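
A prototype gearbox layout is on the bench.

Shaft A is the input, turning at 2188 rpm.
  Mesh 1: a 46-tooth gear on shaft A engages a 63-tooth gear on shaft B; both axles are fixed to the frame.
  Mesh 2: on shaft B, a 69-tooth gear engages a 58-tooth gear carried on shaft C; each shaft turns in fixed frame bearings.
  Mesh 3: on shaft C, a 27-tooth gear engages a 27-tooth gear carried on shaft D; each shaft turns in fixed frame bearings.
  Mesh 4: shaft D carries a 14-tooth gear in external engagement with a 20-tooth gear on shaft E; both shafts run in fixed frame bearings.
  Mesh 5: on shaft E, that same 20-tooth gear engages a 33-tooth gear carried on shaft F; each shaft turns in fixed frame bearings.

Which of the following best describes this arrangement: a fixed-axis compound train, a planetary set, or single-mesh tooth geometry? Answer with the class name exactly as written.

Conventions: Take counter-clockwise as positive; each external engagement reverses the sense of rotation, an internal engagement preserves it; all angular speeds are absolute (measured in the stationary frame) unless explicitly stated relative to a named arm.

class = fixed-axis compound train [5 meshes; 5 ratios multiply, 5 sense flips]
classification: fixed-axis compound train

fixed-axis compound train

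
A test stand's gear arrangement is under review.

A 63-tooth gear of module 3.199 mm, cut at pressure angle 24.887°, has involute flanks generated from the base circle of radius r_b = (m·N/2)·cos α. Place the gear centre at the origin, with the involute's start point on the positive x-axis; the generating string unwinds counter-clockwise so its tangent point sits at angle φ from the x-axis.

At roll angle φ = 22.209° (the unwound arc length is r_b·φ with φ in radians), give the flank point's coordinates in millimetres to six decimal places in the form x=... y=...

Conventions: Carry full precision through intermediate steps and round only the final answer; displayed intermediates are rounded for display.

x=98.022515 y=1.748064

single-mesh involute tooth geometry (63T wheel at module 3.199)
pitch radius r_p = m·N/2 = 3.199·63/2 = 100.768500
base radius r_b = r_p·cos α = 100.768500·cos 24.887° = 91.411089
roll angle φ = 22.209° = 0.38762017 rad
x = r_b·(cos φ + φ·sin φ) = 98.022515
y = r_b·(sin φ − φ·cos φ) = 1.748064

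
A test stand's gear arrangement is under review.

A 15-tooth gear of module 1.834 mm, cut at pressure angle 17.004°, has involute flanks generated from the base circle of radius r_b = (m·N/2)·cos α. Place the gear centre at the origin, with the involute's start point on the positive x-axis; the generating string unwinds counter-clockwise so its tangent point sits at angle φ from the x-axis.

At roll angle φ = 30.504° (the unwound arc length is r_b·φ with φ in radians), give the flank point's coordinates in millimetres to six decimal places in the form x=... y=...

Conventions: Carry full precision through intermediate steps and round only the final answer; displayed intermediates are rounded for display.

single-mesh involute tooth geometry (15T wheel at module 1.834)
pitch radius r_p = m·N/2 = 1.834·15/2 = 13.755000
base radius r_b = r_p·cos α = 13.755000·cos 17.004° = 13.153691
roll angle φ = 30.504° = 0.53239524 rad
x = r_b·(cos φ + φ·sin φ) = 14.887831
y = r_b·(sin φ − φ·cos φ) = 0.643086

x=14.887831 y=0.643086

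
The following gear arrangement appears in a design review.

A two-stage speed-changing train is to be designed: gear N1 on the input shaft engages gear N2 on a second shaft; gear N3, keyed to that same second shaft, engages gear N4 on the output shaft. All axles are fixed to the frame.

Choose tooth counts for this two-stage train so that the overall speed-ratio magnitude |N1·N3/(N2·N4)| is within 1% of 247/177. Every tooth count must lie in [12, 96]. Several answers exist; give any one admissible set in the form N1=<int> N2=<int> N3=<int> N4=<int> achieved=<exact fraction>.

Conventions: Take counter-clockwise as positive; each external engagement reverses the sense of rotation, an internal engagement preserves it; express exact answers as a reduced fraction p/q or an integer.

N1=13 N2=12 N3=76 N4=59 achieved=247/177

design class (target 247/177): fixed-axis compound train
target = 247/177 in lowest terms: an exact hit needs N1·N3 = k·247 and N2·N4 = k·177 for one integer k, every count in [12, 96]; additionally prefer no 1:1 stage (N1 ≠ N2, N3 ≠ N4)
k = 1…3: no 1:1-free in-range split of k·247 and k·177 into factor pairs; take k = 4
k = 4: N1·N3 = 988 = 13·76, N2·N4 = 708 = 12·59
achieved = 13·76/(12·59) = 247/177; |achieved − target| = 0 ≤ 247/17700 ✓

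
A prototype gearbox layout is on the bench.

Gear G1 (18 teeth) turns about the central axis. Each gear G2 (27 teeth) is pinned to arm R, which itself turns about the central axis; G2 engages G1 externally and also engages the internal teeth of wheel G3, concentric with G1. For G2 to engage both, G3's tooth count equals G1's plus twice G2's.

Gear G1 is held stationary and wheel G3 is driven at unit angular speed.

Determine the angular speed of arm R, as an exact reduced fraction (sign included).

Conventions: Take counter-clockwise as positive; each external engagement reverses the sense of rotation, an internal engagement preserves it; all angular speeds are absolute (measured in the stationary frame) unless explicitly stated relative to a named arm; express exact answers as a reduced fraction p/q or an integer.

topology: planetary set — G1 18T / G2 27T / G3 72T, arm = carrier (Willis)
ring teeth: 18 + 2·27 = 72
18(ω_sun−ω_arm) = −72(ω_ring−ω_arm),  ω_sun = 0, ω_ring = 1
18(0−ω_arm) = −72(1−ω_arm)  ⇒  90·ω_arm = 72  ⇒  ω_arm = 4/5
exact speed ratio = 4/5

4/5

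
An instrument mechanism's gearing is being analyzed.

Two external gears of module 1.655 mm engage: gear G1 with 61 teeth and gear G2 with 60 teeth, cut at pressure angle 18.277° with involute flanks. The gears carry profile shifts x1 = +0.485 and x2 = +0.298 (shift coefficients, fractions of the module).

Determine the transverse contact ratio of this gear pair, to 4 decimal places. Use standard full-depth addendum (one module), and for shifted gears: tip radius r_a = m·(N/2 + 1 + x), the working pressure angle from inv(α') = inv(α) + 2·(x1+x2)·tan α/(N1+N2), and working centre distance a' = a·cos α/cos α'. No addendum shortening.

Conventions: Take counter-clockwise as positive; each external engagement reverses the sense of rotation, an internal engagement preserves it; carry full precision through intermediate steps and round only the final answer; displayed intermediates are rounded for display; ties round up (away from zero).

1.7819

class = single-mesh tooth geometry [involute pair 61T × 60T, m = 1.655]
base radii: r_b1 = 47.930983, r_b2 = 47.145229
tip radii: r_a1 = 52.935175, r_a2 = 51.798190
inv(α') = inv(18.277°) + 2·(+0.485+0.298)·tan α/(61+60) = 0.01555372  ⇒  α' = 20.27666°
a' = a·cos α / cos α' = 100.1275·cos 18.277°/cos 20.27666° = 101.357306
action lengths: √(r_a1²−r_b1²) = 22.466722, √(r_a2²−r_b2²) = 21.456464
base pitch p_b = π·m·cos α = 4.937037
CR = (22.466722 + 21.456464 − 101.357306·sin 20.27666°)/4.937037 = 1.781929
contact ratio ≈ 1.7819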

•••

### Brief
Scan the entries above and copy each line where "axles" occurs.

### Completed exercise
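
  Mesh 1: a 46-tooth gear on shaft A engages a 63-tooth gear on shaft B; both axles are fixed to the frame.
A two-stage speed-changing train is to be designed: gear N1 on the input shaft engages gear N2 on a second shaft; gear N3, keyed to that same second shaft, engages gear N4 on the output shaft. All axles are fixed to the frame.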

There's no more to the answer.